Start at the line below containing "2 | pay 72910 | balance=370435" and stop at the line containing "step 1 (fire T1): [2 5 2 4]". Repeat every line of that stretch exactly, and nothing outside it.

Collected data:
:::

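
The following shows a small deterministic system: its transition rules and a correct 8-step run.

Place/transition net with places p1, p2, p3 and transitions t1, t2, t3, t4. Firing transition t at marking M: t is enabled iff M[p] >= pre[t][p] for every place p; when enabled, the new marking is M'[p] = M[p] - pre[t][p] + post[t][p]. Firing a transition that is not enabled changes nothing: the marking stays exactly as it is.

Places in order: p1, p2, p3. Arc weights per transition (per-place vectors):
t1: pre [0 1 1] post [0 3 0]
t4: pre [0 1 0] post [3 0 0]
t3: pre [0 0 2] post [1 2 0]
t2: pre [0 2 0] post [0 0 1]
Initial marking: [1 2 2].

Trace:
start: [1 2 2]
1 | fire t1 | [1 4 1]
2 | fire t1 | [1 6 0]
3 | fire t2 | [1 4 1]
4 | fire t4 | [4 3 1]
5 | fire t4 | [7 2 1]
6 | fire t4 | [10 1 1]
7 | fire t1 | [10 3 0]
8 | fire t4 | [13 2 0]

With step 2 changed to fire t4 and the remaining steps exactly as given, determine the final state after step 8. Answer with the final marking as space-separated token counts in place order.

(re-executing from step 2 with the substitution; state before step 2: [1 4 1])
2 | fire t4 | [4 3 1]
3 | fire t2 | [4 1 2]
4 | fire t4 | [7 0 2]
5 | fire t4 | [7 0 2]
6 | fire t4 | [7 0 2]
7 | fire t1 | [7 0 2]
8 | fire t4 | [7 0 2]

7 0 2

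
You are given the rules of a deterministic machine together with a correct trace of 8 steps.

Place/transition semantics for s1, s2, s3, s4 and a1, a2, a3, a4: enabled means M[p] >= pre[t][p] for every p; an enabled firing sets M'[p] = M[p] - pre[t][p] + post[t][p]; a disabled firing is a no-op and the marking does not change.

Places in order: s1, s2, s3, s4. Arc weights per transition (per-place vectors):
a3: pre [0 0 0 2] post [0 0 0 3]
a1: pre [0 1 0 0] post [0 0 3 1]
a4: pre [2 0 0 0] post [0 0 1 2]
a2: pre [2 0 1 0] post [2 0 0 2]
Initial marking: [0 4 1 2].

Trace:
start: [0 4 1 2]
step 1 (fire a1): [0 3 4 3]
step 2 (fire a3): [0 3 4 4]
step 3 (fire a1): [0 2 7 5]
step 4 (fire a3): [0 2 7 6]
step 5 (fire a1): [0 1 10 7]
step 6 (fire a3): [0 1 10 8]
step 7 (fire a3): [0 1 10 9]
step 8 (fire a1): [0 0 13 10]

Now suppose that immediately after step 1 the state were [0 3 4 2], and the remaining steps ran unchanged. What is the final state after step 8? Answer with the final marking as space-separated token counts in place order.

state after step 1 := [0 3 4 2]
step 2 (fire a3): [0 3 4 3]
step 3 (fire a1): [0 2 7 4]
step 4 (fire a3): [0 2 7 5]
step 5 (fire a1): [0 1 10 6]
step 6 (fire a3): [0 1 10 7]
step 7 (fire a3): [0 1 10 8]
step 8 (fire a1): [0 0 13 9]

0 0 13 9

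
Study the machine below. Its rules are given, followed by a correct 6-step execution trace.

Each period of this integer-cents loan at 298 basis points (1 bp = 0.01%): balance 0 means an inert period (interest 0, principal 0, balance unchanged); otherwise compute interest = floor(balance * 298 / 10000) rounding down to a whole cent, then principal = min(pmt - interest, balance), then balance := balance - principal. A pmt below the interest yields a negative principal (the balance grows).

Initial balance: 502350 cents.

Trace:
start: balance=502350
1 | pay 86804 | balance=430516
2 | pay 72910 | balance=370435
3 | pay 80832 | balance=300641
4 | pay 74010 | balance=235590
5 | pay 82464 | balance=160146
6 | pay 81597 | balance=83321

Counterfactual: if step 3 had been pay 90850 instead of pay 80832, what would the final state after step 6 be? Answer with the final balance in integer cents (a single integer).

72380

(re-executing from step 3 with the substitution; state before step 3: balance=370435)
3 | pay 90850 | balance=290623
4 | pay 74010 | balance=225273
5 | pay 82464 | balance=149522
6 | pay 81597 | balance=72380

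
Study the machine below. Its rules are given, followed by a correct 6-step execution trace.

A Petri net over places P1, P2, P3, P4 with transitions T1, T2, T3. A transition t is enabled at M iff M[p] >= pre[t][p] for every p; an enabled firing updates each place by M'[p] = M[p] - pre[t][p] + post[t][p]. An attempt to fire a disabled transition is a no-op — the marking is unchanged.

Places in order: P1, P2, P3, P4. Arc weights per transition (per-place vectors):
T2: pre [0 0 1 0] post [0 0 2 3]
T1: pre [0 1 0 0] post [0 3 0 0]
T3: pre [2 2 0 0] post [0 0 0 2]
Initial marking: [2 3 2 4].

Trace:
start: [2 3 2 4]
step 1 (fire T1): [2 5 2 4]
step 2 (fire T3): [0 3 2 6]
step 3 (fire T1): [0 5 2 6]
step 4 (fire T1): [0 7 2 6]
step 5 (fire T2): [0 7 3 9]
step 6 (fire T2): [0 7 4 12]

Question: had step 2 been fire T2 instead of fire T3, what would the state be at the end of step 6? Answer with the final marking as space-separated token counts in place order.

(re-executing from step 2 with the substitution; state before step 2: [2 5 2 4])
step 2 (fire T2): [2 5 3 7]
step 3 (fire T1): [2 7 3 7]
step 4 (fire T1): [2 9 3 7]
step 5 (fire T2): [2 9 4 10]
step 6 (fire T2): [2 9 5 13]

2 9 5 13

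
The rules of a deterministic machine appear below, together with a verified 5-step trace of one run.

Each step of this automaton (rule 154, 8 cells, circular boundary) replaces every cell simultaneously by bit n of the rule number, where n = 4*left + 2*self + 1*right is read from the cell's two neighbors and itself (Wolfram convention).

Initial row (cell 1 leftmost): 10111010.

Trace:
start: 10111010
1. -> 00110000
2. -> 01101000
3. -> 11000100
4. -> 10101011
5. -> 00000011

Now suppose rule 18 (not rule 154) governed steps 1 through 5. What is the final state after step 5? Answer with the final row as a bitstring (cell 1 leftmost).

(re-executing steps 1..5 under rule 18; state before step 1: 10111010)
1. -> 00000000
2. -> 00000000
3. -> 00000000
4. -> 00000000
5. -> 00000000

00000000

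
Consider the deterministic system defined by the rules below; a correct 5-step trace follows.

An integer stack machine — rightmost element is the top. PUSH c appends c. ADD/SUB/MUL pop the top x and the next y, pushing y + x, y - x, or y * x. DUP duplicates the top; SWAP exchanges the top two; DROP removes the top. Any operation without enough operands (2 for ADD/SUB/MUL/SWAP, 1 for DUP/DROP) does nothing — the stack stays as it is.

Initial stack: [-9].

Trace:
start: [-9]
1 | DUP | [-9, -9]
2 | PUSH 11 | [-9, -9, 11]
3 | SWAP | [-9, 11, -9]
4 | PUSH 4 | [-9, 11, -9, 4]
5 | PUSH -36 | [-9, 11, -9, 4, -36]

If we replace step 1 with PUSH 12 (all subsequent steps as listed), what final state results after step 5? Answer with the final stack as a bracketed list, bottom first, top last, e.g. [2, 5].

(re-executing from step 1 with the substitution; state before step 1: [-9])
1 | PUSH 12 | [-9, 12]
2 | PUSH 11 | [-9, 12, 11]
3 | SWAP | [-9, 11, 12]
4 | PUSH 4 | [-9, 11, 12, 4]
5 | PUSH -36 | [-9, 11, 12, 4, -36]

[-9, 11, 12, 4, -36]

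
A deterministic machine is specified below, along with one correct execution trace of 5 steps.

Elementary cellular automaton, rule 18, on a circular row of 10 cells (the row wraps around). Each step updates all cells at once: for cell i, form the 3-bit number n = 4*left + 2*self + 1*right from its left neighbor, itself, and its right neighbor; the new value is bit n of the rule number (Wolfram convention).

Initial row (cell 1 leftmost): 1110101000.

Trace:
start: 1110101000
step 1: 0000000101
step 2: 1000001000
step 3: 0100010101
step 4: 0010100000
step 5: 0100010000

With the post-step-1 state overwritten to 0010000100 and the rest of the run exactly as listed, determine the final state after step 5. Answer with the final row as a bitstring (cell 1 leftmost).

1000110001

state after step 1 := 0010000100
step 2: 0101001010
step 3: 1000110001
step 4: 0101001010
step 5: 1000110001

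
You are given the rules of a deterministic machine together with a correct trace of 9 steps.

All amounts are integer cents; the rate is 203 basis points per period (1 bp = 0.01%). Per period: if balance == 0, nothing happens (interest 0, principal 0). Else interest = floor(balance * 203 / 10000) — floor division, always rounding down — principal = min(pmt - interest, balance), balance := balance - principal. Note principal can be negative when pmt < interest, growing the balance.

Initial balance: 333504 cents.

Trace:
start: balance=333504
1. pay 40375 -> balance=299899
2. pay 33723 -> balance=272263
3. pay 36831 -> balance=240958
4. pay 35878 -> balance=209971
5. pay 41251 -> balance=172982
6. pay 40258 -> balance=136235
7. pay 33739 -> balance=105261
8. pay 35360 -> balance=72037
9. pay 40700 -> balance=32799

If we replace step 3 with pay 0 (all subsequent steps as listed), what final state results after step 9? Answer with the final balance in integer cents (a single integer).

(re-executing from step 3 with the substitution; state before step 3: balance=272263)
3. pay 0 -> balance=277789
4. pay 35878 -> balance=247550
5. pay 41251 -> balance=211324
6. pay 40258 -> balance=175355
7. pay 33739 -> balance=145175
8. pay 35360 -> balance=112762
9. pay 40700 -> balance=74351

74351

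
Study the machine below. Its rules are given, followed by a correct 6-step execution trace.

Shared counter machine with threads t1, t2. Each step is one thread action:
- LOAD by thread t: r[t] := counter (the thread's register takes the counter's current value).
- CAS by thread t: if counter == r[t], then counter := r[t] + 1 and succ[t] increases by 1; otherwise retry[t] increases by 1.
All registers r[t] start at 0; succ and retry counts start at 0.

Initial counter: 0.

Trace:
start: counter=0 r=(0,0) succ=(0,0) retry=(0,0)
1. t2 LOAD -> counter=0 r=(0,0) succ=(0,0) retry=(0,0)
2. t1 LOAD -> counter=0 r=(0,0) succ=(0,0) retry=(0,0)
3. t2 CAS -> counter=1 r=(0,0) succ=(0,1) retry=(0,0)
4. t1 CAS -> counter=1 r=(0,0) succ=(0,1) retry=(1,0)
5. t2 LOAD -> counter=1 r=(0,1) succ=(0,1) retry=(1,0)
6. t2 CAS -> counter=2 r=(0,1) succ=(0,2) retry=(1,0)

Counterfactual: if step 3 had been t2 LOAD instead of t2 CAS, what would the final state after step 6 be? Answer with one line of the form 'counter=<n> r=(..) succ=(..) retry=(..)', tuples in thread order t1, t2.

counter=2 r=(0,1) succ=(1,1) retry=(0,0)

(re-executing from step 3 with the substitution; state before step 3: counter=0 r=(0,0) succ=(0,0) retry=(0,0))
3. t2 LOAD -> counter=0 r=(0,0) succ=(0,0) retry=(0,0)
4. t1 CAS -> counter=1 r=(0,0) succ=(1,0) retry=(0,0)
5. t2 LOAD -> counter=1 r=(0,1) succ=(1,0) retry=(0,0)
6. t2 CAS -> counter=2 r=(0,1) succ=(1,1) retry=(0,0)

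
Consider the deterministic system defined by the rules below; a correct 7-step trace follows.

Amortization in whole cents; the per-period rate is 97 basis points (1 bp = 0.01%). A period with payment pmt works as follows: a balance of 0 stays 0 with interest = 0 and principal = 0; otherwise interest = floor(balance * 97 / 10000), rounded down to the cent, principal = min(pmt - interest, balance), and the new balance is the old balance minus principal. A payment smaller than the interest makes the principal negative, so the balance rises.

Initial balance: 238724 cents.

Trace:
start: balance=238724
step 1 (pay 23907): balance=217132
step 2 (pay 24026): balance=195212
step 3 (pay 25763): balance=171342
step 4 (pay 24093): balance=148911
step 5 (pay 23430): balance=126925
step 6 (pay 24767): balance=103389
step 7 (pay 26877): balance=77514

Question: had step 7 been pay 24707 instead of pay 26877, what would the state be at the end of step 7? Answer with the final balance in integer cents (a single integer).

(re-executing from step 7 with the substitution; state before step 7: balance=103389)
step 7 (pay 24707): balance=79684

79684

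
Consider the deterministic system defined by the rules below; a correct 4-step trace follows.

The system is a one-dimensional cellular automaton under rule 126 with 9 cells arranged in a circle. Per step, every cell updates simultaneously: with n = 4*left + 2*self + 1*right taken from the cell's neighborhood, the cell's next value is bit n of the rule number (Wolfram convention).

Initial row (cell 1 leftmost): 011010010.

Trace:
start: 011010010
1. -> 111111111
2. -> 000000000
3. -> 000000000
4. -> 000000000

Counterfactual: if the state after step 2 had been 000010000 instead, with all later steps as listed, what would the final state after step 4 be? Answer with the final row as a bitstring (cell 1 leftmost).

state after step 2 := 000010000
3. -> 000111000
4. -> 001101100

001101100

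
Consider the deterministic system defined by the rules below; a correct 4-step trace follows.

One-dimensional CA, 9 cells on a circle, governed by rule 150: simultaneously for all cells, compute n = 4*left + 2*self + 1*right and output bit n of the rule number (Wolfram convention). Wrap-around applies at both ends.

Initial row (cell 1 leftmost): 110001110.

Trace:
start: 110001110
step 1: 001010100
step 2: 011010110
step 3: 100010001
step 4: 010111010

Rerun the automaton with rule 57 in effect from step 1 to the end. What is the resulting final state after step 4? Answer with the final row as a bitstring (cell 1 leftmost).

(re-executing steps 1..4 under rule 57; state before step 1: 110001110)
step 1: 101101001
step 2: 011010101
step 3: 110101010
step 4: 101010101

101010101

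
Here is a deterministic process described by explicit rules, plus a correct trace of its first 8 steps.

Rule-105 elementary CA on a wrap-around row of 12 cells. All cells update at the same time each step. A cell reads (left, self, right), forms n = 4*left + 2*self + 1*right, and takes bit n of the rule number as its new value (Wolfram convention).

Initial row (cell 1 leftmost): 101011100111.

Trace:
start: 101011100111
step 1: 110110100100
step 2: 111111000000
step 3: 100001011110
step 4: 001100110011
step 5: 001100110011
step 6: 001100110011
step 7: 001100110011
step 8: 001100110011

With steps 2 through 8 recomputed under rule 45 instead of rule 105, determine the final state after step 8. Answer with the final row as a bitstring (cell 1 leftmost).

100100001101

(re-executing steps 2..8 under rule 45; state before step 2: 110110100100)
step 2: 101101100100
step 3: 111011000100
step 4: 100110010100
step 5: 100100011100
step 6: 100101010000
step 7: 100111110110
step 8: 100100001101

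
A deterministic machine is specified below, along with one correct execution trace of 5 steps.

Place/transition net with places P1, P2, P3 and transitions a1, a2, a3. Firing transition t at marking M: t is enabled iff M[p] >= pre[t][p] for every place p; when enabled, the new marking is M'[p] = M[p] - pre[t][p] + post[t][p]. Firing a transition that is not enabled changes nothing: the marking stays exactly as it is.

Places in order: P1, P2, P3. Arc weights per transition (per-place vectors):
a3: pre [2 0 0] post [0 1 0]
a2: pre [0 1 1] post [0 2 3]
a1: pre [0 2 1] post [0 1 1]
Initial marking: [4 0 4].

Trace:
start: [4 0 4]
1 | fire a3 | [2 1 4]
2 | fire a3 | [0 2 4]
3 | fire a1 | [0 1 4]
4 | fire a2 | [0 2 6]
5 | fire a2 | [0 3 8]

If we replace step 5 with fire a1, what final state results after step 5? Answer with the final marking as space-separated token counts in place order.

0 1 6

(re-executing from step 5 with the substitution; state before step 5: [0 2 6])
5 | fire a1 | [0 1 6]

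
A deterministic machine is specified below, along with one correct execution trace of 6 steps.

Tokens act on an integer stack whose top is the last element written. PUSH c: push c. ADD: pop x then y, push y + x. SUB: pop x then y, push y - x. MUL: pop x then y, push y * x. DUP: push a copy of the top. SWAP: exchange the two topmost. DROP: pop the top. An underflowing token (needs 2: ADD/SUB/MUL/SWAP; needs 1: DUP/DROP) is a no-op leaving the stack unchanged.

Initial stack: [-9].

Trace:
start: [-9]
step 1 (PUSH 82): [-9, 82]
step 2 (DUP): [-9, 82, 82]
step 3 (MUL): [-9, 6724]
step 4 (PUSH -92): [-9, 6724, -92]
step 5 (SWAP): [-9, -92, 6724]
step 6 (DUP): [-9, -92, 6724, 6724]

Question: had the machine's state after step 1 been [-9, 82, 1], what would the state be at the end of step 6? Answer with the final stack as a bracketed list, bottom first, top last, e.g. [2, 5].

[-9, 82, -92, 1, 1]

state after step 1 := [-9, 82, 1]
step 2 (DUP): [-9, 82, 1, 1]
step 3 (MUL): [-9, 82, 1]
step 4 (PUSH -92): [-9, 82, 1, -92]
step 5 (SWAP): [-9, 82, -92, 1]
step 6 (DUP): [-9, 82, -92, 1, 1]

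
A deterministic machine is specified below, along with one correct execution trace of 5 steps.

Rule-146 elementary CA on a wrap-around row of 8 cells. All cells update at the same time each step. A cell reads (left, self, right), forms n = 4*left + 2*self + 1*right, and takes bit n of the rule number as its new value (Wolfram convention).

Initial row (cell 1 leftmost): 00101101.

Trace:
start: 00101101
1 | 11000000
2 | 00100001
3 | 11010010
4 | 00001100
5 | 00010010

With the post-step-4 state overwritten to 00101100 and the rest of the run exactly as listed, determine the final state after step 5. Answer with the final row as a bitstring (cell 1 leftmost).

state after step 4 := 00101100
5 | 01000010

01000010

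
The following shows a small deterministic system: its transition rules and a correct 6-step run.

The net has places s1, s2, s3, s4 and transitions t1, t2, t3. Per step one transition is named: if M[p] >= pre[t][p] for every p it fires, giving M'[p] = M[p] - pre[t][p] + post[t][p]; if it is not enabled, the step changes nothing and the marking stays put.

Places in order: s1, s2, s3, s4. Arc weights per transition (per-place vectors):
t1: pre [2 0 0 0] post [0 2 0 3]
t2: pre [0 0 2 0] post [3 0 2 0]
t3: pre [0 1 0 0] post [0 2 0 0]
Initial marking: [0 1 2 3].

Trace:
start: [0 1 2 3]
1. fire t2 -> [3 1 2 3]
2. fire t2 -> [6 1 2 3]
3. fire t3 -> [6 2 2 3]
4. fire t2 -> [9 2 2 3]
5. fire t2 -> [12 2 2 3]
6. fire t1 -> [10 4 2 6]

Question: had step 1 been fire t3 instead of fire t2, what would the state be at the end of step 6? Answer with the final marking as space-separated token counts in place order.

7 5 2 6

(re-executing from step 1 with the substitution; state before step 1: [0 1 2 3])
1. fire t3 -> [0 2 2 3]
2. fire t2 -> [3 2 2 3]
3. fire t3 -> [3 3 2 3]
4. fire t2 -> [6 3 2 3]
5. fire t2 -> [9 3 2 3]
6. fire t1 -> [7 5 2 6]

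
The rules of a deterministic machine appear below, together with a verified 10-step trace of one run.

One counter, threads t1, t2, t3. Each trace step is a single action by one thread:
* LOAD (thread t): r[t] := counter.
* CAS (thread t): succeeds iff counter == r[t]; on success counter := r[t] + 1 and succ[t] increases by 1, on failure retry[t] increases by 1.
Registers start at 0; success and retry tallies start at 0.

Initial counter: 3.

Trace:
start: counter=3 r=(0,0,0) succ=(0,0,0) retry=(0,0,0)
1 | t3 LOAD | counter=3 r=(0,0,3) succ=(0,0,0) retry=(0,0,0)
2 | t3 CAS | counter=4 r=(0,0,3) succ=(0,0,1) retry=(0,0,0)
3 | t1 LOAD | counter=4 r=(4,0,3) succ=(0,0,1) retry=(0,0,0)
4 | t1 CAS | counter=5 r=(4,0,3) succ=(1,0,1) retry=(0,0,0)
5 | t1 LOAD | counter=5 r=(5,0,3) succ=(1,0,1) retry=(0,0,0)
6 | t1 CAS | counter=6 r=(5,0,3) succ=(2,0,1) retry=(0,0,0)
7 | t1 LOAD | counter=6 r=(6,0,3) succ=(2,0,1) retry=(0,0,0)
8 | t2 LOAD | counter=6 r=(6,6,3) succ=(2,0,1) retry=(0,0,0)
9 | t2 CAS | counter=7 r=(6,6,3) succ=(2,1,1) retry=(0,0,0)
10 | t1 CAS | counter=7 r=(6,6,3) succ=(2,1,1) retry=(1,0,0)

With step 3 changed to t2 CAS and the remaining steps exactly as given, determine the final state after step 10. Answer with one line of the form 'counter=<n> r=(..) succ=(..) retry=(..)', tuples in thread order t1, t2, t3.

(re-executing from step 3 with the substitution; state before step 3: counter=4 r=(0,0,3) succ=(0,0,1) retry=(0,0,0))
3 | t2 CAS | counter=4 r=(0,0,3) succ=(0,0,1) retry=(0,1,0)
4 | t1 CAS | counter=4 r=(0,0,3) succ=(0,0,1) retry=(1,1,0)
5 | t1 LOAD | counter=4 r=(4,0,3) succ=(0,0,1) retry=(1,1,0)
6 | t1 CAS | counter=5 r=(4,0,3) succ=(1,0,1) retry=(1,1,0)
7 | t1 LOAD | counter=5 r=(5,0,3) succ=(1,0,1) retry=(1,1,0)
8 | t2 LOAD | counter=5 r=(5,5,3) succ=(1,0,1) retry=(1,1,0)
9 | t2 CAS | counter=6 r=(5,5,3) succ=(1,1,1) retry=(1,1,0)
10 | t1 CAS | counter=6 r=(5,5,3) succ=(1,1,1) retry=(2,1,0)

counter=6 r=(5,5,3) succ=(1,1,1) retry=(2,1,0)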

:::

● Response to this exercise
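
2 | pay 72910 | balance=370435
3 | pay 80832 | balance=300641
4 | pay 74010 | balance=235590
5 | pay 82464 | balance=160146
6 | pay 81597 | balance=83321

Counterfactual: if step 3 had been pay 90850 instead of pay 80832, what would the final state after step 6 be? Answer with the final balance in integer cents (a single integer).

72380

(re-executing from step 3 with the substitution; state before step 3: balance=370435)
3 | pay 90850 | balance=290623
4 | pay 74010 | balance=225273
5 | pay 82464 | balance=149522
6 | pay 81597 | balance=72380

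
Study the machine below. Its rules are given, followed by a correct 6-step execution trace.

A Petri net over places P1, P2, P3, P4 with transitions T1, T2, T3. A transition t is enabled at M iff M[p] >= pre[t][p] for every p; an enabled firing updates each place by M'[p] = M[p] - pre[t][p] + post[t][p]. An attempt to fire a disabled transition is a no-op — the marking is unchanged.

Places in order: P1, P2, P3, P4. Arc weights per transition (per-place vectors):
T2: pre [0 0 1 0] post [0 0 2 3]
T1: pre [0 1 0 0] post [0 3 0 0]
T3: pre [2 2 0 0] post [0 0 0 2]
Initial marking: [2 3 2 4].

Trace:
start: [2 3 2 4]
step 1 (fire T1): [2 5 2 4]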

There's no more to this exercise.